What follows is a set of entries; retype all of them exactly.
LISTED RECORDS Block Start
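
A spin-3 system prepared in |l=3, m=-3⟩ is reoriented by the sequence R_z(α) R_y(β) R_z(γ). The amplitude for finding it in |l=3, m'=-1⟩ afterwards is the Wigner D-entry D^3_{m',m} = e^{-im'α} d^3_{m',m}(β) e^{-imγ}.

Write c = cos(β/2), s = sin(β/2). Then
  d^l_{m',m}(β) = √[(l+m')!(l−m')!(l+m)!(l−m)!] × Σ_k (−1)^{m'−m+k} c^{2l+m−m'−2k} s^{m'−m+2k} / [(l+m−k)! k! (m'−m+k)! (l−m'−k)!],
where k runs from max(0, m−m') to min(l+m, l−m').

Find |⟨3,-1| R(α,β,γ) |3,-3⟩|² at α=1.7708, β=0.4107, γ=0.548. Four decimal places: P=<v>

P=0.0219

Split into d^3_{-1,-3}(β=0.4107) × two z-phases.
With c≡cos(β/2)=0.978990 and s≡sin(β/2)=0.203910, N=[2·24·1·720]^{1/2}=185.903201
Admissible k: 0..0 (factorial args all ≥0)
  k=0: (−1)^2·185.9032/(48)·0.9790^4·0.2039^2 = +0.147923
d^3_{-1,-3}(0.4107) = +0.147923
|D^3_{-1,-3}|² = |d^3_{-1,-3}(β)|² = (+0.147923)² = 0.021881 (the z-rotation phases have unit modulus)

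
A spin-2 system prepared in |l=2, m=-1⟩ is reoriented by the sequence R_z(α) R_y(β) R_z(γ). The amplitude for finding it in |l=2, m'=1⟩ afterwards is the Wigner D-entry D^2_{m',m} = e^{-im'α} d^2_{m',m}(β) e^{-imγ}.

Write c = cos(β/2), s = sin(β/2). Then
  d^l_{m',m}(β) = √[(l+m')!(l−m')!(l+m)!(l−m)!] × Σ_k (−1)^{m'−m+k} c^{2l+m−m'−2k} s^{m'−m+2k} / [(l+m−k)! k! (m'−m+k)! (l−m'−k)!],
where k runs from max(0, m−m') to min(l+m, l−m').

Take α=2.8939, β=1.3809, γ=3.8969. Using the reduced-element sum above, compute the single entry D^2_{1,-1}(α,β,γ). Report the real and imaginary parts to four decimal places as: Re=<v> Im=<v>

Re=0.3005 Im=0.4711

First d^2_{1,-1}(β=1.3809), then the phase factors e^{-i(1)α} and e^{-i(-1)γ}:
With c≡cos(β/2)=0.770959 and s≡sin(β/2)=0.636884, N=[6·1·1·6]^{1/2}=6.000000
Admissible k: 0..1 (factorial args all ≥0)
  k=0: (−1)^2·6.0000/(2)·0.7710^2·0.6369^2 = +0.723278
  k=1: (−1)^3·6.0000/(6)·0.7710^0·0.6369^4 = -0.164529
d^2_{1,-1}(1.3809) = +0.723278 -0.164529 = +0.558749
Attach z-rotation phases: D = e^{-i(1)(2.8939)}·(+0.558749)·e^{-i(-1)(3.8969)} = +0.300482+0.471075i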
LISTED RECORDS Block End
RESULT OF THIS EXERCISE:
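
A spin-3 system prepared in |l=3, m=-3⟩ is reoriented by the sequence R_z(α) R_y(β) R_z(γ). The amplitude for finding it in |l=3, m'=-1⟩ afterwards is the Wigner D-entry D^3_{m',m} = e^{-im'α} d^3_{m',m}(β) e^{-imγ}.

Write c = cos(β/2), s = sin(β/2). Then
  d^l_{m',m}(β) = √[(l+m')!(l−m')!(l+m)!(l−m)!] × Σ_k (−1)^{m'−m+k} c^{2l+m−m'−2k} s^{m'−m+2k} / [(l+m−k)! k! (m'−m+k)! (l−m'−k)!],
where k runs from max(0, m−m') to min(l+m, l−m').

Find |⟨3,-1| R(α,β,γ) |3,-3⟩|² at α=1.7708, β=0.4107, γ=0.548. Four decimal places: P=<v>

P=0.0219

Split into d^3_{-1,-3}(β=0.4107) × two z-phases.
With c≡cos(β/2)=0.978990 and s≡sin(β/2)=0.203910, N=[2·24·1·720]^{1/2}=185.903201
Admissible k: 0..0 (factorial args all ≥0)
  k=0: (−1)^2·185.9032/(48)·0.9790^4·0.2039^2 = +0.147923
d^3_{-1,-3}(0.4107) = +0.147923
|D^3_{-1,-3}|² = |d^3_{-1,-3}(β)|² = (+0.147923)² = 0.021881 (the z-rotation phases have unit modulus)

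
A spin-2 system prepared in |l=2, m=-1⟩ is reoriented by the sequence R_z(α) R_y(β) R_z(γ). The amplitude for finding it in |l=2, m'=1⟩ afterwards is the Wigner D-entry D^2_{m',m} = e^{-im'α} d^2_{m',m}(β) e^{-imγ}.

Write c = cos(β/2), s = sin(β/2). Then
  d^l_{m',m}(β) = √[(l+m')!(l−m')!(l+m)!(l−m)!] × Σ_k (−1)^{m'−m+k} c^{2l+m−m'−2k} s^{m'−m+2k} / [(l+m−k)! k! (m'−m+k)! (l−m'−k)!],
where k runs from max(0, m−m') to min(l+m, l−m').

Take α=2.8939, β=1.3809, γ=3.8969. Using the reduced-element sum above, compute the single entry D^2_{1,-1}(α,β,γ). Report the real and imaginary parts to four decimal places as: Re=<v> Im=<v>

Re=0.3005 Im=0.4711

First d^2_{1,-1}(β=1.3809), then the phase factors e^{-i(1)α} and e^{-i(-1)γ}:
With c≡cos(β/2)=0.770959 and s≡sin(β/2)=0.636884, N=[6·1·1·6]^{1/2}=6.000000
Admissible k: 0..1 (factorial args all ≥0)
  k=0: (−1)^2·6.0000/(2)·0.7710^2·0.6369^2 = +0.723278
  k=1: (−1)^3·6.0000/(6)·0.7710^0·0.6369^4 = -0.164529
d^2_{1,-1}(1.3809) = +0.723278 -0.164529 = +0.558749
Attach z-rotation phases: D = e^{-i(1)(2.8939)}·(+0.558749)·e^{-i(-1)(3.8969)} = +0.300482+0.471075i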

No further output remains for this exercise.